> **EXCERPTED DATA**
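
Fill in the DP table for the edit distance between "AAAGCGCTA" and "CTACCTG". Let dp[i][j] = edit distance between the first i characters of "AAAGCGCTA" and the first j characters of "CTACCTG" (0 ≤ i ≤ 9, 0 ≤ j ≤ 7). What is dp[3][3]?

   ''  C  T  A  C  C  T  G
''  0  1  2  3  4  5  6  7
 A  1  1  2  2  3  4  5  6
 A  2  2  2  2  3  4  5  6
 A  3  3  3  2  3  4  5  6
 G  4  4  4  3  3  4  5  5
 C  5  4  5  4  3  3  4  5
 G  6  5  5  5  4  4  4  4
 C  7  6  6  6  5  4  5  5
 T  8  7  6  7  6  5  4  5
 A  9  8  7  6  7  6  5  5

2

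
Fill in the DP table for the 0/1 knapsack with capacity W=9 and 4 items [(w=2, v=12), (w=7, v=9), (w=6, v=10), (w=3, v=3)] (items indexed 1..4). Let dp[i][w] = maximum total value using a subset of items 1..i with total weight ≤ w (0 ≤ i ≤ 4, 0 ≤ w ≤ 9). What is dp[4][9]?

22

i\w   0   1   2   3   4   5   6   7   8   9
  0   0   0   0   0   0   0   0   0   0   0
  1   0   0  12  12  12  12  12  12  12  12
  2   0   0  12  12  12  12  12  12  12  21
  3   0   0  12  12  12  12  12  12  22  22
  4   0   0  12  12  12  15  15  15  22  22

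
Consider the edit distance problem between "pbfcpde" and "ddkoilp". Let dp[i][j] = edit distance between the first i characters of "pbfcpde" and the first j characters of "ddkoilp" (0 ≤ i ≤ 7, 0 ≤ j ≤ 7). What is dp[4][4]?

4

   ''  d  d  k  o  i  l  p
''  0  1  2  3  4  5  6  7
 p  1  1  2  3  4  5  6  6
 b  2  2  2  3  4  5  6  7
 f  3  3  3  3  4  5  6  7
 c  4  4  4  4  4  5  6  7
 p  5  5  5  5  5  5  6  6
 d  6  5  5  6  6  6  6  7
 e  7  6  6  6  7  7  7  7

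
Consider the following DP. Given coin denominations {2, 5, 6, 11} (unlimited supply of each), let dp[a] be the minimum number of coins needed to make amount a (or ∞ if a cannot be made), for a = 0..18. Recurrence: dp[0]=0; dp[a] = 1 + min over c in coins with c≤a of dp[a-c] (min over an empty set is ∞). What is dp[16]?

 a  0  1  2  3  4  5  6  7  8  9 10 11 12 13 14 15 16 17 18
dp  0  -  1  -  2  1  1  2  2  3  2  1  2  2  3  3  2  2  3
(- denotes ∞ / unreachable)

2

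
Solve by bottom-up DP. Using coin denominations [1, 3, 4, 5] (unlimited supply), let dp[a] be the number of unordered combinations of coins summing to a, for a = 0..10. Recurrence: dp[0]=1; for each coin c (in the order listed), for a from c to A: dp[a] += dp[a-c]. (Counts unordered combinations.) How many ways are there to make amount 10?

12

after  coin     0     1     2     3     4     5     6     7     8     9    10
          1     1     1     1     1     1     1     1     1     1     1     1
          3     1     1     1     2     2     2     3     3     3     4     4
          4     1     1     1     2     3     3     4     5     6     7     8
          5     1     1     1     2     3     4     5     6     8    10    12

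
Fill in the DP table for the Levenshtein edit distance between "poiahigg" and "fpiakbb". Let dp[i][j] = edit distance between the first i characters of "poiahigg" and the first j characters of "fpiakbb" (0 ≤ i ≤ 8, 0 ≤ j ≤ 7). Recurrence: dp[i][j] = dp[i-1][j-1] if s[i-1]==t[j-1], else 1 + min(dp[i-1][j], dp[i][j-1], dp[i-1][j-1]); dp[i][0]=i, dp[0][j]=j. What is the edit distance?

   ''  f  p  i  a  k  b  b
''  0  1  2  3  4  5  6  7
 p  1  1  1  2  3  4  5  6
 o  2  2  2  2  3  4  5  6
 i  3  3  3  2  3  4  5  6
 a  4  4  4  3  2  3  4  5
 h  5  5  5  4  3  3  4  5
 i  6  6  6  5  4  4  4  5
 g  7  7  7  6  5  5  5  5
 g  8  8  8  7  6  6  6  6

6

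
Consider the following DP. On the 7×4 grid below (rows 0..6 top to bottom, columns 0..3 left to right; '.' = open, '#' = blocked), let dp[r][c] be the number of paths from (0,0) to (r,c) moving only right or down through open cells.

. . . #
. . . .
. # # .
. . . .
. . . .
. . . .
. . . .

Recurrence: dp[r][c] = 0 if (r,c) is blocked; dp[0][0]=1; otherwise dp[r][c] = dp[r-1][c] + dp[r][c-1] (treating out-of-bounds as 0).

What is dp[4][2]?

r\c   0   1   2   3
  0   1   1   1   0
  1   1   2   3   3
  2   1   0   0   3
  3   1   1   1   4
  4   1   2   3   7
  5   1   3   6  13
  6   1   4  10  23

3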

> **AIM OF THE EXERCISE**
Show each line in the entries that holds the string "blocked".

> **ANSWER TO THIS EXERCISE**
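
Consider the following DP. On the 7×4 grid below (rows 0..6 top to bottom, columns 0..3 left to right; '.' = open, '#' = blocked), let dp[r][c] be the number of paths from (0,0) to (r,c) moving only right or down through open cells.
Recurrence: dp[r][c] = 0 if (r,c) is blocked; dp[0][0]=1; otherwise dp[r][c] = dp[r-1][c] + dp[r][c-1] (treating out-of-bounds as 0).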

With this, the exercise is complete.